» **ACTIVITY**: Work through the entries below and show every line in which "fragment" is found.

─── DATASET CONTENT ───

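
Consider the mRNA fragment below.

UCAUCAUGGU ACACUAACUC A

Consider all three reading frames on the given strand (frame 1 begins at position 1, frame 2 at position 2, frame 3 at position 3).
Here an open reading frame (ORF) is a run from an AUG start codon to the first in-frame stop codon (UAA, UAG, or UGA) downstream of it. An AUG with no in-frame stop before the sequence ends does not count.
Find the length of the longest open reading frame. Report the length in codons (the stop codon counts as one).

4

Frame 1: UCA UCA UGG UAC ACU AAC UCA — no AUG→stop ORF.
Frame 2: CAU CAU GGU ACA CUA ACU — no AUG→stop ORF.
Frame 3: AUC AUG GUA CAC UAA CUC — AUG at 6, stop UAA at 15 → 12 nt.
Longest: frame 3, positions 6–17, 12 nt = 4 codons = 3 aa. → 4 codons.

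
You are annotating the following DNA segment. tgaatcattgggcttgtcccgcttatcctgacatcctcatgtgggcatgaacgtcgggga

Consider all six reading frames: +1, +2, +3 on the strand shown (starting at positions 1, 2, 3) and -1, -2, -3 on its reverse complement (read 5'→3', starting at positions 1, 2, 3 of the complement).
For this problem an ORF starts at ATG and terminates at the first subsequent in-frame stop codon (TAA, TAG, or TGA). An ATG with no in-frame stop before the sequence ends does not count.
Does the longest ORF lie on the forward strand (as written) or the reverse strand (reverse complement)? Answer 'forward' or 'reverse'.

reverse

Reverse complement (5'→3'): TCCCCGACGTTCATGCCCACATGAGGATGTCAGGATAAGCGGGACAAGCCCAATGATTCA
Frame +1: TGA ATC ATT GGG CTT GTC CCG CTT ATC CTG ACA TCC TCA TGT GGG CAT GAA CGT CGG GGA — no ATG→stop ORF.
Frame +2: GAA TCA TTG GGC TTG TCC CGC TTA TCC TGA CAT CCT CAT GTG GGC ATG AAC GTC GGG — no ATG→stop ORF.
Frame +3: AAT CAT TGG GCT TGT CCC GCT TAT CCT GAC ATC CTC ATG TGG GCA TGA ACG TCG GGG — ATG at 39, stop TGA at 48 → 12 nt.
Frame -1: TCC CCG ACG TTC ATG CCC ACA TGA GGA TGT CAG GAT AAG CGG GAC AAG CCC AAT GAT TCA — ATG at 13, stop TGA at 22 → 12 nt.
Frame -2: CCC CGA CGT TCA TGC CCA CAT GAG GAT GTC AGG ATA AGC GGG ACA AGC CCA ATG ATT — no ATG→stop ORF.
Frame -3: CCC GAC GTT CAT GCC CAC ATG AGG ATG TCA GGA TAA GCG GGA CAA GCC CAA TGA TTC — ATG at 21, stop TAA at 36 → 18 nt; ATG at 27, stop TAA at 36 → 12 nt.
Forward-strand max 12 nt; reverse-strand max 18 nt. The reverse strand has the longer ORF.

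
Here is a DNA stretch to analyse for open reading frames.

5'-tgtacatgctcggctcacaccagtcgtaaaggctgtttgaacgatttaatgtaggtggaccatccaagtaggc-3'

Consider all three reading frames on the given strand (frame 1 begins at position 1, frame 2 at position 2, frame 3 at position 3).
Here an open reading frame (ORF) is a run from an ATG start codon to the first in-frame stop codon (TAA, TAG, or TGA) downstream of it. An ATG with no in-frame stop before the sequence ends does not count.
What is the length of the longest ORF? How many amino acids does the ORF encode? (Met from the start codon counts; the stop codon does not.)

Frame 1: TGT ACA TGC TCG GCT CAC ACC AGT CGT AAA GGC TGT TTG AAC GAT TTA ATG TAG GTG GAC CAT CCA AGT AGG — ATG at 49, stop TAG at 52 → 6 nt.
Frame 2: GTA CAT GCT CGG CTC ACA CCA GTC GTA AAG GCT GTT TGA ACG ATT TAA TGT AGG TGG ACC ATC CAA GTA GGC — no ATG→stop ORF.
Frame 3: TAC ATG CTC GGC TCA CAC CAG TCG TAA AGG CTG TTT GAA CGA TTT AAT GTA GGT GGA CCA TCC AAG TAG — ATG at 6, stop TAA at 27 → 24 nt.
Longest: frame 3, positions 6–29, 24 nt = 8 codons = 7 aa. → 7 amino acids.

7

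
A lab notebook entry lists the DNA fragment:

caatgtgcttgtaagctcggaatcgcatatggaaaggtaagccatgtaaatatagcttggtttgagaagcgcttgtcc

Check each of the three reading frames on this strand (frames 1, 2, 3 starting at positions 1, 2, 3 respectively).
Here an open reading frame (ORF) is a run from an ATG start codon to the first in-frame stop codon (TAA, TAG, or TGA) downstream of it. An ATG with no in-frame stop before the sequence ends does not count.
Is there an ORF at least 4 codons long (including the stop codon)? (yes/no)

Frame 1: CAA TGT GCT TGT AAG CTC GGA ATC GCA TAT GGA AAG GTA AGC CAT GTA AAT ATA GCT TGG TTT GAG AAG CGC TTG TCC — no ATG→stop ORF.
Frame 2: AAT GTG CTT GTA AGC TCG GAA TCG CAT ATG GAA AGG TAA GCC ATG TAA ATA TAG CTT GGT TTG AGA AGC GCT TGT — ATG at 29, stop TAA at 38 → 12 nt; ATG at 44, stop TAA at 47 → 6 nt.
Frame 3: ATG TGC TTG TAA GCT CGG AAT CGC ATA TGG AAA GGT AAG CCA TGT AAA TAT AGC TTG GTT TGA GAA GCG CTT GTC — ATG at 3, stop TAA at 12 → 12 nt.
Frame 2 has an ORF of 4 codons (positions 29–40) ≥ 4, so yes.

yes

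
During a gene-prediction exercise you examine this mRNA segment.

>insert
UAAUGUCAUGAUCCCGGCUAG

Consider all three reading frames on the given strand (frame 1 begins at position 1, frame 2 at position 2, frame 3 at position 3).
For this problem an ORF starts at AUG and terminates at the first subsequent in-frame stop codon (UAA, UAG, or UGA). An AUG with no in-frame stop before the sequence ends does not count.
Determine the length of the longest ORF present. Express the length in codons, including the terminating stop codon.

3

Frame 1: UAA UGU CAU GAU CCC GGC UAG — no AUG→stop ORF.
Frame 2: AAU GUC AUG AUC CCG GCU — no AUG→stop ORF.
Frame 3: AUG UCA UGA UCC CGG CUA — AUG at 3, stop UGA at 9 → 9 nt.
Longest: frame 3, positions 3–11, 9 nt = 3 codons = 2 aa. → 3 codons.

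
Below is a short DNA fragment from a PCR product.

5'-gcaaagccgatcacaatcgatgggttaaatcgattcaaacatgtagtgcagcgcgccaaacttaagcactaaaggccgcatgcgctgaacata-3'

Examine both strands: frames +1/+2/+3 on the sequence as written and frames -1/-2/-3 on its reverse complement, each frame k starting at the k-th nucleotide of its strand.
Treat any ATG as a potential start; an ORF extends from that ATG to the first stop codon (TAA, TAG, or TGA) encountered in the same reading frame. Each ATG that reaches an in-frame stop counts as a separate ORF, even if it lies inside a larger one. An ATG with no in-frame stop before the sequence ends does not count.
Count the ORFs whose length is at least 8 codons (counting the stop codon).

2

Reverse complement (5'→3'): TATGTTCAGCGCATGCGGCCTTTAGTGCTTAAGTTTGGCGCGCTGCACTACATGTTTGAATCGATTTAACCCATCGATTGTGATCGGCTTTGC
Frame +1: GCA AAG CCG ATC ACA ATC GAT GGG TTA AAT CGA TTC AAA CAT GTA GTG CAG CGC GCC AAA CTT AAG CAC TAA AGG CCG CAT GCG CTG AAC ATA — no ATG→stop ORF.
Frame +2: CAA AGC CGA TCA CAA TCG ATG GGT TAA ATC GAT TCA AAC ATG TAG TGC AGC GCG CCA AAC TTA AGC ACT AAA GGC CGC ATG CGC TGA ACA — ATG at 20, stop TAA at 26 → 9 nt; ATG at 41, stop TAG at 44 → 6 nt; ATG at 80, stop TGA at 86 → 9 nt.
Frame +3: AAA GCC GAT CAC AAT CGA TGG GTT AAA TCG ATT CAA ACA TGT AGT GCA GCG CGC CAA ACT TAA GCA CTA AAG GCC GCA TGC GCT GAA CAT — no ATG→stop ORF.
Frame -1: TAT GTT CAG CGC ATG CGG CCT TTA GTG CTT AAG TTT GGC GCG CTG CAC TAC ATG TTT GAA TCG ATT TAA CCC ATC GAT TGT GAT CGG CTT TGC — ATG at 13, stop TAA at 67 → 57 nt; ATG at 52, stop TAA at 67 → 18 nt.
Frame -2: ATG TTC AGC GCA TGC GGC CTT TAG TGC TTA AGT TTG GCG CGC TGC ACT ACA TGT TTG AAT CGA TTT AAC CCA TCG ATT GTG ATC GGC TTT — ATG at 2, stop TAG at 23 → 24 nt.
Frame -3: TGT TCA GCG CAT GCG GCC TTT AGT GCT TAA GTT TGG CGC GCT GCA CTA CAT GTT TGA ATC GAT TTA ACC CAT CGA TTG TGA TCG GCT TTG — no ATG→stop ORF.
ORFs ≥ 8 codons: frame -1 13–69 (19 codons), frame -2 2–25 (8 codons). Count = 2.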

───

» **SOLVED PROBLEM**:
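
Consider the mRNA fragment below.
A lab notebook entry lists the DNA fragment:
Below is a short DNA fragment from a PCR product.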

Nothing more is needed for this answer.